**TO DO**
For the word "with", report how many lines of the records below contain it, and nothing more.

____

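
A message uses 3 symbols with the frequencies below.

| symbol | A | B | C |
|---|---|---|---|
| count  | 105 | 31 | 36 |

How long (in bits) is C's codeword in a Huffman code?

Huffman merges, smallest pair first:
combine B(31), C(36) → 67
combine 67, A(105) → 172
C sits 2 levels below the root, so its codeword is 2 bits.

2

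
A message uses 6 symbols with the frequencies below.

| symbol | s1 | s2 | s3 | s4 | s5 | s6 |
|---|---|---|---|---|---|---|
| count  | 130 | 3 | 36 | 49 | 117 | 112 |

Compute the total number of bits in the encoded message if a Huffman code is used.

1021

Merge the two smallest weights repeatedly:
combine s2(3), s3(36) → 39
combine 39, s4(49) → 88
combine 88, s6(112) → 200
combine s5(117), s1(130) → 247
combine 200, 247 → 447
Each symbol's bit-cost is frequency × depth; summing gives 1021 bits (equivalently 39 + 88 + 200 + 247 + 447).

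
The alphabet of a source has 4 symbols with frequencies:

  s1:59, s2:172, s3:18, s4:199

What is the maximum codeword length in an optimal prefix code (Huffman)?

Merge the two lowest-weight nodes at each step:
combine s3(18), s1(59) → 77
combine 77, s2(172) → 249
combine s4(199), 249 → 448
The first pair merged (s3, s1) ends up deepest, at depth 3.

3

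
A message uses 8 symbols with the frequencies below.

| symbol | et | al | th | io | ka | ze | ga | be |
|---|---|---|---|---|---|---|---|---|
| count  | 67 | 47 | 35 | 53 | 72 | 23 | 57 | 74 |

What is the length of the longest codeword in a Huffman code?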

____

**REPLY**
4